** Aim of the exercise **
Copy out every line below without alteration.

** Records supplied **

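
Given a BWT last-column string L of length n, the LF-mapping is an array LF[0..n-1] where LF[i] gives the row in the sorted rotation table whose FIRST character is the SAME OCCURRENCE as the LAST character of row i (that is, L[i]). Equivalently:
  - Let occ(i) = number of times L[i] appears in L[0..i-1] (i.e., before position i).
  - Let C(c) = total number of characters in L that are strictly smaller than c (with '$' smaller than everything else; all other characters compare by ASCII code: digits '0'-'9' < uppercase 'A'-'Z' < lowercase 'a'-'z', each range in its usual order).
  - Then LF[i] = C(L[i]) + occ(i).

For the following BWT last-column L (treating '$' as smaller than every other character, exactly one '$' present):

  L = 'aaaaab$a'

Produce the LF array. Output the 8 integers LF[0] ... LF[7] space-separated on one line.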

** Result **
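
Given a BWT last-column string L of length n, the LF-mapping is an array LF[0..n-1] where LF[i] gives the row in the sorted rotation table whose FIRST character is the SAME OCCURRENCE as the LAST character of row i (that is, L[i]). Equivalently:
  - Let occ(i) = number of times L[i] appears in L[0..i-1] (i.e., before position i).
  - Let C(c) = total number of characters in L that are strictly smaller than c (with '$' smaller than everything else; all other characters compare by ASCII code: digits '0'-'9' < uppercase 'A'-'Z' < lowercase 'a'-'z', each range in its usual order).
  - Then LF[i] = C(L[i]) + occ(i).

For the following BWT last-column L (treating '$' as smaller than every other character, exactly one '$' present):

  L = 'aaaaab$a'

Produce the LF array. Output the 8 integers LF[0] ... LF[7] space-separated on one line.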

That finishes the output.